## Source material
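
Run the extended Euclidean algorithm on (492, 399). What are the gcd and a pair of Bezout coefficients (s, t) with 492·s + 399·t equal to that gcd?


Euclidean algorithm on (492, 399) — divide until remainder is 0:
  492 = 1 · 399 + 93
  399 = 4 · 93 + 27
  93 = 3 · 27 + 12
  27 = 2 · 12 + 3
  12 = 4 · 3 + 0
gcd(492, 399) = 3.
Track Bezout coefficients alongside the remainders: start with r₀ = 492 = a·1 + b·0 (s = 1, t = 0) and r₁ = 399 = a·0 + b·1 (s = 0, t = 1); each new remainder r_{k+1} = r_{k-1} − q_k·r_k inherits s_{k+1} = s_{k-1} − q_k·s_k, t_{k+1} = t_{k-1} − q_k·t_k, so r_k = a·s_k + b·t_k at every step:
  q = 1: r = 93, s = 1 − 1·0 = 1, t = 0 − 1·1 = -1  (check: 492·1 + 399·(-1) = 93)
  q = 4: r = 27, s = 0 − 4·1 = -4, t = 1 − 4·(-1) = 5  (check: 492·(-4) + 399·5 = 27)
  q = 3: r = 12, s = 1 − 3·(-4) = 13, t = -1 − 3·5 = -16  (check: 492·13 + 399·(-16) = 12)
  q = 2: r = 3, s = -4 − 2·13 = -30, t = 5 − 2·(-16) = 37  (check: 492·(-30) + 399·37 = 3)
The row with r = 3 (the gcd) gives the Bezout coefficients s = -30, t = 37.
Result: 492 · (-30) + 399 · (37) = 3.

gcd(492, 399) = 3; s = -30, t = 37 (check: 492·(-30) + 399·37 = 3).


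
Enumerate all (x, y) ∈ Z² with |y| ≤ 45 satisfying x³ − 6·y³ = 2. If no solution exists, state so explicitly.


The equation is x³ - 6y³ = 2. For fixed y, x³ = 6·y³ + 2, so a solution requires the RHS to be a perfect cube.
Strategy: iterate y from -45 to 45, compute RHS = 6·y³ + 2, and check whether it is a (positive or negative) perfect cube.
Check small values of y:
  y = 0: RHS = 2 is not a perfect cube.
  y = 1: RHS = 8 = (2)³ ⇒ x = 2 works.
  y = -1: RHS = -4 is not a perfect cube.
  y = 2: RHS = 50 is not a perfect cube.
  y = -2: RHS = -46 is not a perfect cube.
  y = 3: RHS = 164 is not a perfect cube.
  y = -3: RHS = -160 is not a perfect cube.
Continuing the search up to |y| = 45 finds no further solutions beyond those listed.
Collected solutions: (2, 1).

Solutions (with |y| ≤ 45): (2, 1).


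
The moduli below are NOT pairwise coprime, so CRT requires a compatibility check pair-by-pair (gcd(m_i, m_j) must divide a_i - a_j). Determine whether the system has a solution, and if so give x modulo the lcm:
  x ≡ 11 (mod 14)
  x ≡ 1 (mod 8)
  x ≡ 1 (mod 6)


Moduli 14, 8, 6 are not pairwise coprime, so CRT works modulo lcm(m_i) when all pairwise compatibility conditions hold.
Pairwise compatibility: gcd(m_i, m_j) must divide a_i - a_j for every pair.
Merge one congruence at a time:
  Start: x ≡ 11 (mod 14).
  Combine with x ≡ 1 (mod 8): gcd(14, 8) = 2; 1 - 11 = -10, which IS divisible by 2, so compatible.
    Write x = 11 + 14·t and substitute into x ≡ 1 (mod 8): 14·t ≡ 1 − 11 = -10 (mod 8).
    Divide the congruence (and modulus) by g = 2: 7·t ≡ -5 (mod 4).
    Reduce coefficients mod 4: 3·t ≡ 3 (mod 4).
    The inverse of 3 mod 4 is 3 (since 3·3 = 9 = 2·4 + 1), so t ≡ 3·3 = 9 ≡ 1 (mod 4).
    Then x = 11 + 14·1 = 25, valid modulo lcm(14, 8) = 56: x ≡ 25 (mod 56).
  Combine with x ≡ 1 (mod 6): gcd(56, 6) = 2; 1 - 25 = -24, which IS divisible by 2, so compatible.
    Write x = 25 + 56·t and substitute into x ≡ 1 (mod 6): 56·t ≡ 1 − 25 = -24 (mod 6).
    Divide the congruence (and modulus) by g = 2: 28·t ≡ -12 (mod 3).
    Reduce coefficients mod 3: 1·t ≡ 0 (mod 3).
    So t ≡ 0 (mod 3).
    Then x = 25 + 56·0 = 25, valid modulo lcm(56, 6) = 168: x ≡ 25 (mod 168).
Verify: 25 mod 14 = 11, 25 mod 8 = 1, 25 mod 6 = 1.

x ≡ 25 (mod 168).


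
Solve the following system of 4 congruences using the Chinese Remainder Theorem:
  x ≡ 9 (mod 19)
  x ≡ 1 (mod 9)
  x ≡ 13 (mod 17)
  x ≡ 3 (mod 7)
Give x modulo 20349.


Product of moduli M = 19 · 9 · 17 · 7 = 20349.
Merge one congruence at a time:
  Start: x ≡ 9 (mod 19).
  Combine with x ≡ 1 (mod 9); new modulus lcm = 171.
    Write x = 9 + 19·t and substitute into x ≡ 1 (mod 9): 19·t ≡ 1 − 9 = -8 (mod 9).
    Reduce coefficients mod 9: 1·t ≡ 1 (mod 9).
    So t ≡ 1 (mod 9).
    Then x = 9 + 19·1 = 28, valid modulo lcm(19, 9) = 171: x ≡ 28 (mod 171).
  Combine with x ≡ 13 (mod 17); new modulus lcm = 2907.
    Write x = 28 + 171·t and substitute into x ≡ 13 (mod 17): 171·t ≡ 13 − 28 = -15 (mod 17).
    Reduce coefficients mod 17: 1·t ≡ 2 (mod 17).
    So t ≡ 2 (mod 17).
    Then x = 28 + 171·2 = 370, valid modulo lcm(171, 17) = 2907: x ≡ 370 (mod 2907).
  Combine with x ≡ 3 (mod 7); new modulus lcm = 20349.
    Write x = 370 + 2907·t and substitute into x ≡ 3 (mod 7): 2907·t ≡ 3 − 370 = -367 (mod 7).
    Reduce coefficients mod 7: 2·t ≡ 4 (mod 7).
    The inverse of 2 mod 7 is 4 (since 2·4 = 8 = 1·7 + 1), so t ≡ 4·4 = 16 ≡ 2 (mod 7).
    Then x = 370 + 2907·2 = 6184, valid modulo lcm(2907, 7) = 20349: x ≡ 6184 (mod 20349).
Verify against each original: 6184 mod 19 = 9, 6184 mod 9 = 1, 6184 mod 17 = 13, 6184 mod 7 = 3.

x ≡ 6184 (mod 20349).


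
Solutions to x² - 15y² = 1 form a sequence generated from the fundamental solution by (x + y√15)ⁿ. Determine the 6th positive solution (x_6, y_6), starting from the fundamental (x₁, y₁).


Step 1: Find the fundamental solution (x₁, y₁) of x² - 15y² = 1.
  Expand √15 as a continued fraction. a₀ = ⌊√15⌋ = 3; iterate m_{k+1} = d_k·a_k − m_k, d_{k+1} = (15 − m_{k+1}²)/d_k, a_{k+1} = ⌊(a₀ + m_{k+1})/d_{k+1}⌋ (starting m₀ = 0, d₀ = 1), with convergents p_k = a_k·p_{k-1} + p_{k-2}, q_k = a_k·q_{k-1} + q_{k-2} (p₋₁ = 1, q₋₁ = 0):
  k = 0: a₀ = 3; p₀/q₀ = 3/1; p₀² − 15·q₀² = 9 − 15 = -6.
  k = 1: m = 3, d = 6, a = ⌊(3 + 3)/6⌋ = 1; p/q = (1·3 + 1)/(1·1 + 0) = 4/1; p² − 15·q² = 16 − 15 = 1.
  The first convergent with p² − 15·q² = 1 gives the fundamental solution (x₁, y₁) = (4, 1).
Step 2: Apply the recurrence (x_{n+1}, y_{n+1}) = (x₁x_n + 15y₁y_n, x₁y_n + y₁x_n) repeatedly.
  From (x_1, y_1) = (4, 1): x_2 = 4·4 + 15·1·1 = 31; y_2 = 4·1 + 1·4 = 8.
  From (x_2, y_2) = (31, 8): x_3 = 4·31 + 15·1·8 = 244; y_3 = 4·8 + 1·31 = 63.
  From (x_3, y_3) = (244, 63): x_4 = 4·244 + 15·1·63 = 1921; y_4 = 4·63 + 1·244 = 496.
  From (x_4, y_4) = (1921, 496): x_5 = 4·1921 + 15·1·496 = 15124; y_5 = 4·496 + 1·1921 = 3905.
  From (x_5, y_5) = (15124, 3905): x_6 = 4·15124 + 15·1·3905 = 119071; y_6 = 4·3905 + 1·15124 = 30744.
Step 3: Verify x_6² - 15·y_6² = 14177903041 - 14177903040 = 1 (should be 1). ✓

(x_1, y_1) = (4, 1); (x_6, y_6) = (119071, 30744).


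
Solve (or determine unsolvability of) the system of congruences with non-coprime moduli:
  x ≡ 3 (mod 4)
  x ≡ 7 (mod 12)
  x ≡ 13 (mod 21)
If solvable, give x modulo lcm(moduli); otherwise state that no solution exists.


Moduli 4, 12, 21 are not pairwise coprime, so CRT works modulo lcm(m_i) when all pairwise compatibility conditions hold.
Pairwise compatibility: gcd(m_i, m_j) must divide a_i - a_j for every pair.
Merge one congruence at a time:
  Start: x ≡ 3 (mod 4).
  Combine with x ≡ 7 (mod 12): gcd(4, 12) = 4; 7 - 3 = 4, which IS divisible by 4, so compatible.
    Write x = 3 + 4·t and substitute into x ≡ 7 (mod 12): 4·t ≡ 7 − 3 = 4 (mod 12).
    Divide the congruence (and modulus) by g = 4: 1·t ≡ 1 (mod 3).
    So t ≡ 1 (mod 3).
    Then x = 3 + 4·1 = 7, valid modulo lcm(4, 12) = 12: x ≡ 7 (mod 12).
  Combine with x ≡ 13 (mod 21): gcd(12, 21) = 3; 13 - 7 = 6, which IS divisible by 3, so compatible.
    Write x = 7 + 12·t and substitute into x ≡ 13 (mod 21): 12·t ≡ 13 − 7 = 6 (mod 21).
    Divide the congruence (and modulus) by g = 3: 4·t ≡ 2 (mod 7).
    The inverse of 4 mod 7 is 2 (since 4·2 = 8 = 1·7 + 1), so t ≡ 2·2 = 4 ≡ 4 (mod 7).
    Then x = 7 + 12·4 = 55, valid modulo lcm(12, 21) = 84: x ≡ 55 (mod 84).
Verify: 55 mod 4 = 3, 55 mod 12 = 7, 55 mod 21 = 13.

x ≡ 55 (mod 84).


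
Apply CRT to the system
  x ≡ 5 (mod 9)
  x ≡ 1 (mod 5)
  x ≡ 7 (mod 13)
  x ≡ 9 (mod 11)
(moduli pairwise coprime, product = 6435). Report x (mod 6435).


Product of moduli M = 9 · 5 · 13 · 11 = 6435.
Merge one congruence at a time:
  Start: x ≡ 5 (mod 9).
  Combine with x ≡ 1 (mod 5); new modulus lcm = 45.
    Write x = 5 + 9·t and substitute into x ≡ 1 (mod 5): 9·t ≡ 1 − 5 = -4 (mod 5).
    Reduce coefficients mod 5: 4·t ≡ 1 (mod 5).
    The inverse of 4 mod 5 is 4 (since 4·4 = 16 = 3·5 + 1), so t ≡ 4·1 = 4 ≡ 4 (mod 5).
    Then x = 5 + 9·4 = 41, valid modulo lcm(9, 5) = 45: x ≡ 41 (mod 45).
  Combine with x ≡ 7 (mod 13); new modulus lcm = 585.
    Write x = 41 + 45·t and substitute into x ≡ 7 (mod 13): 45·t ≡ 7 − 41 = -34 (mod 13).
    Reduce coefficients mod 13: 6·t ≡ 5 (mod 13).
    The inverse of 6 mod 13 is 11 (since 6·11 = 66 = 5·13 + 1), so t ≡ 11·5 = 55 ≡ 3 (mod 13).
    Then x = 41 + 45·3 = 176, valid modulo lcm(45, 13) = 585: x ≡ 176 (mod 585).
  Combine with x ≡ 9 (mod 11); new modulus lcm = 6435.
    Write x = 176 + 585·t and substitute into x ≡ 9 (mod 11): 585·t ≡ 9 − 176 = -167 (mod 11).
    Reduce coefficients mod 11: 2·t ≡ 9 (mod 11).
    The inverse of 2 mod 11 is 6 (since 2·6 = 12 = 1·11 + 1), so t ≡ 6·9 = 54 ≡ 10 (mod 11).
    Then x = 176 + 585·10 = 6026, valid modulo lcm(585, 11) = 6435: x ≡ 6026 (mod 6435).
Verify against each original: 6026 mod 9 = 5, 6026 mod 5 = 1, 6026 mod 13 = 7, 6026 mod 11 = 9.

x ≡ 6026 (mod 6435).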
--
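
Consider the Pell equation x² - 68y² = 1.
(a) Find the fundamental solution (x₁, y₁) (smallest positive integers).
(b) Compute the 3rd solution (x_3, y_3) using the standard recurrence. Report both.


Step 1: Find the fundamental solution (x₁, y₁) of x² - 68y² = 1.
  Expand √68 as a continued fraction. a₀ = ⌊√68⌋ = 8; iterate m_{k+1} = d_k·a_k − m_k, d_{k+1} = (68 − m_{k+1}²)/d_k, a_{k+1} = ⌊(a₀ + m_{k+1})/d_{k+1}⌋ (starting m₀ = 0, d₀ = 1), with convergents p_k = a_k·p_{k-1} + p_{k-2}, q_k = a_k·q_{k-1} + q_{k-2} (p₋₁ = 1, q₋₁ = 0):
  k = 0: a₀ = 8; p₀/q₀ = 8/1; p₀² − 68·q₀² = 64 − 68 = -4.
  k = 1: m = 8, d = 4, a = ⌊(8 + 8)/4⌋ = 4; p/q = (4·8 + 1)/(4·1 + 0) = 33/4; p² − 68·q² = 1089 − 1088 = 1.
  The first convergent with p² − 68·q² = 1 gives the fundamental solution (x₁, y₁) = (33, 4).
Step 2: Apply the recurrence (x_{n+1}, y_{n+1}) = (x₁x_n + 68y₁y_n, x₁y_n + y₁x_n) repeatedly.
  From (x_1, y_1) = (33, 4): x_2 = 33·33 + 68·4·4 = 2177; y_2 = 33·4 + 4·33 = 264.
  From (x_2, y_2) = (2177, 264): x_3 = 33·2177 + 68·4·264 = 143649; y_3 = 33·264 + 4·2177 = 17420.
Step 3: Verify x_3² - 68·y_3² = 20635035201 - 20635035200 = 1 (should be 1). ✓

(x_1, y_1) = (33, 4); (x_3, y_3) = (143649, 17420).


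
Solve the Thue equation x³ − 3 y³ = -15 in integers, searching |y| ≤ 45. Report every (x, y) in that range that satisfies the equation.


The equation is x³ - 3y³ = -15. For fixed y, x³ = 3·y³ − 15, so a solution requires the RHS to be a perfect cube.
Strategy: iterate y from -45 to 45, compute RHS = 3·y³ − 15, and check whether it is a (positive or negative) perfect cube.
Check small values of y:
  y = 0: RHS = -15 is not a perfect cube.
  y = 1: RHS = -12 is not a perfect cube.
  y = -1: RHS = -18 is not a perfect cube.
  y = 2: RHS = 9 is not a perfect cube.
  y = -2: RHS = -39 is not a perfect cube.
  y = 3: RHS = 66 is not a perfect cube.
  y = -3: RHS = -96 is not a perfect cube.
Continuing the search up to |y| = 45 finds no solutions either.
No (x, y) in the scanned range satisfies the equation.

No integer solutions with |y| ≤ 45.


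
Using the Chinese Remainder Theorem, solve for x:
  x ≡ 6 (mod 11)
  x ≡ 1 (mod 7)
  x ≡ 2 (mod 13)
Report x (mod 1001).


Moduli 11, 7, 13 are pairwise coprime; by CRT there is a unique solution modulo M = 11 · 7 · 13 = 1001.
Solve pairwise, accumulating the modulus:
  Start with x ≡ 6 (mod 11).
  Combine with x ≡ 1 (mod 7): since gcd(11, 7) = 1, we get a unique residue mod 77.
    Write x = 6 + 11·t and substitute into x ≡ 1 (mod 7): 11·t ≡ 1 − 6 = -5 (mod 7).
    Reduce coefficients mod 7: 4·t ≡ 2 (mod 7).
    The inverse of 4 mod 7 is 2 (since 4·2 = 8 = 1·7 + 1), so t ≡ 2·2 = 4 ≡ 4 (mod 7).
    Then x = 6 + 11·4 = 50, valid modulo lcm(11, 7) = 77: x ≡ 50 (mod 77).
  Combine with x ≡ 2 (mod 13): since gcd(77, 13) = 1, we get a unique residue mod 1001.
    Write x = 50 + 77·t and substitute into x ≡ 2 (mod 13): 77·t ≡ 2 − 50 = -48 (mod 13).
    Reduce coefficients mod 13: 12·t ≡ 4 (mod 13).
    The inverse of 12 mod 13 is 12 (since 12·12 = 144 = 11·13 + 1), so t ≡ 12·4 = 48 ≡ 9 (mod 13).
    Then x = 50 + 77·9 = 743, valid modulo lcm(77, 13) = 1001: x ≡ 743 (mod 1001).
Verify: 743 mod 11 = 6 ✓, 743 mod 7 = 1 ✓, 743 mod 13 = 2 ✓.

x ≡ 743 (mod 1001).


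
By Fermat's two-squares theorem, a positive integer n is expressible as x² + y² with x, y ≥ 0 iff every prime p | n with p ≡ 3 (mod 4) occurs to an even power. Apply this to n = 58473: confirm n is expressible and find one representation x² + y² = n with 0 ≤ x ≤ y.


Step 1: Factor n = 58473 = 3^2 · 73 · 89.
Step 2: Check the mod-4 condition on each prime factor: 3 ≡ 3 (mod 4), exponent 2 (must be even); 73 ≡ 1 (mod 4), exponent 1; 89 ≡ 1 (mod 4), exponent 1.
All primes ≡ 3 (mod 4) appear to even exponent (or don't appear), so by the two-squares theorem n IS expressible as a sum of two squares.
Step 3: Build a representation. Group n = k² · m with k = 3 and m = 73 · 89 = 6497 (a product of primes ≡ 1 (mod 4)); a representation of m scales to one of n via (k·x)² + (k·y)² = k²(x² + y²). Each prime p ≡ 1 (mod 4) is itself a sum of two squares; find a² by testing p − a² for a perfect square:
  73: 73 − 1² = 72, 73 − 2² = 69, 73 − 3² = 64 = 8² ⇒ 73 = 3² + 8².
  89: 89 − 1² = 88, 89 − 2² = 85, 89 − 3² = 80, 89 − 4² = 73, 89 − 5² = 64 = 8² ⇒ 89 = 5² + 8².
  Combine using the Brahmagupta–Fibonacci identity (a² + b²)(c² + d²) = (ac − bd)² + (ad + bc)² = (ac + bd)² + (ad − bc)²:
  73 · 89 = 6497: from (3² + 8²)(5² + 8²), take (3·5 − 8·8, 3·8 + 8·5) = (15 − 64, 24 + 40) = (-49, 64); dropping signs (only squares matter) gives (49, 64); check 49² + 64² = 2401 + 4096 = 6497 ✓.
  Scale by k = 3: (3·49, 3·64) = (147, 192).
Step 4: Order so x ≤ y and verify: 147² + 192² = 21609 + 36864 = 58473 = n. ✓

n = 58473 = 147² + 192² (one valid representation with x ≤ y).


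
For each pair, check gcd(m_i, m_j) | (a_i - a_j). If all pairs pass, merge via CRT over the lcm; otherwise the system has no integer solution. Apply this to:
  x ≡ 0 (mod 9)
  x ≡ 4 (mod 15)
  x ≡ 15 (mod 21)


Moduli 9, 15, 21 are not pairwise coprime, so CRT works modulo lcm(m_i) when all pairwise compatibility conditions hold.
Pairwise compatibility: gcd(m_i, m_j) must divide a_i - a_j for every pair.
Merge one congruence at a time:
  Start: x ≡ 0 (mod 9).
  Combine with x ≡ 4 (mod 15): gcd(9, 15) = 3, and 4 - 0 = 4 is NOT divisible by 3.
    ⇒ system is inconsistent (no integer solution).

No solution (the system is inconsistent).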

## Activity
If a line in the material contains the word "Chinese", copy that line.

## Solution to the problem
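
Solve the following system of 4 congruences using the Chinese Remainder Theorem:
Using the Chinese Remainder Theorem, solve for x: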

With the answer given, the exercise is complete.